Exercise objective: Would you reproduce the whole listing below without altering a single word?

Study material:
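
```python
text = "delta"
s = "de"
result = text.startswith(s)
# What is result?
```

Trace:
`text = "delta"` → text = 'delta'
`s = "de"` → s = 'de'
`result = text.startswith(s)` → result = True
So result = True

Answer: True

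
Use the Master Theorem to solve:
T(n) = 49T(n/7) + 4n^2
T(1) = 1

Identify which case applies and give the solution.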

Answer space:
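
```python
text = "delta"
s = "de"
result = text.startswith(s)
# What is result?
```

Trace:
`text = "delta"` → text = 'delta'
`s = "de"` → s = 'de'
`result = text.startswith(s)` → result = True
So result = True

Answer: True

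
Use the Master Theorem to solve:
T(n) = 49T(n/7) + 4n^2
T(1) = 1

Identify which case applies and give the solution.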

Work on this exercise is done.